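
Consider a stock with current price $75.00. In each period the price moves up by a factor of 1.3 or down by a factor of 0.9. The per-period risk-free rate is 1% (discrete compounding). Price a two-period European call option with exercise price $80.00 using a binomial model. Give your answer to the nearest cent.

$6.50

Risk-neutral probability p = (1 + 0.01 − 0.9)/(1.3 − 0.9) = 0.1100/0.4000 = 0.2750
Terminal stock prices: S_uu = 126.8, S_ud = 87.75, S_dd = 60.75
Terminal payoffs (S − K): max(46.75, 0) = 46.75, max(7.75, 0) = 7.75, max(-19.25, 0) = 0
Node u (S = 97.5): V_u = 1/1.01·[0.2750·46.7500 + 0.7250·7.7500] = 18.2921
Node d (S = 67.5): V_d = 1/1.01·[0.2750·7.7500 + 0.7250·0.0000] = 2.1101
Node 0 (S = 75): V_0 = 1/1.01·[0.2750·18.2921 + 0.7250·2.1101] = 6.4952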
══════════
■ **INSTRUCTIONS FOR THE TASK**
The answer must be a word-for-word transcription of every record above.

■ **EXERCISE RESPONSE**
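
Consider a stock with current price $75.00. In each period the price moves up by a factor of 1.3 or down by a factor of 0.9. The per-period risk-free rate is 1% (discrete compounding). Price a two-period European call option with exercise price $80.00 using a binomial model. Give your answer to the nearest cent.

$6.50

Risk-neutral probability p = (1 + 0.01 − 0.9)/(1.3 − 0.9) = 0.1100/0.4000 = 0.2750
Terminal stock prices: S_uu = 126.8, S_ud = 87.75, S_dd = 60.75
Terminal payoffs (S − K): max(46.75, 0) = 46.75, max(7.75, 0) = 7.75, max(-19.25, 0) = 0
Node u (S = 97.5): V_u = 1/1.01·[0.2750·46.7500 + 0.7250·7.7500] = 18.2921
Node d (S = 67.5): V_d = 1/1.01·[0.2750·7.7500 + 0.7250·0.0000] = 2.1101
Node 0 (S = 75): V_0 = 1/1.01·[0.2750·18.2921 + 0.7250·2.1101] = 6.4952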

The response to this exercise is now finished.